Problem description —
Write the data out verbatim.

+---+

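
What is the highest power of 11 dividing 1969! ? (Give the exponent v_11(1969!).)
v_11(1969!) = 196

Legendre's formula: v_p(n!) = Σ_{k ≥ 1} ⌊n / p^k⌋. For p = 11, n = 1969, the terms are:
  ⌊1969/11^1⌋ = ⌊1969/11⌋ = 179
  ⌊1969/11^2⌋ = ⌊1969/121⌋ = 16
  ⌊1969/11^3⌋ = ⌊1969/1331⌋ = 1
(the next term ⌊1969/11^4⌋ = 0, terminating the sum). Summing: v_11(1969!) = 179 + 16 + 1 = 196.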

+---+

Response to this task —
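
What is the highest power of 11 dividing 1969! ? (Give the exponent v_11(1969!).)
v_11(1969!) = 196

Legendre's formula: v_p(n!) = Σ_{k ≥ 1} ⌊n / p^k⌋. For p = 11, n = 1969, the terms are:
  ⌊1969/11^1⌋ = ⌊1969/11⌋ = 179
  ⌊1969/11^2⌋ = ⌊1969/121⌋ = 16
  ⌊1969/11^3⌋ = ⌊1969/1331⌋ = 1
(the next term ⌊1969/11^4⌋ = 0, terminating the sum). Summing: v_11(1969!) = 179 + 16 + 1 = 196.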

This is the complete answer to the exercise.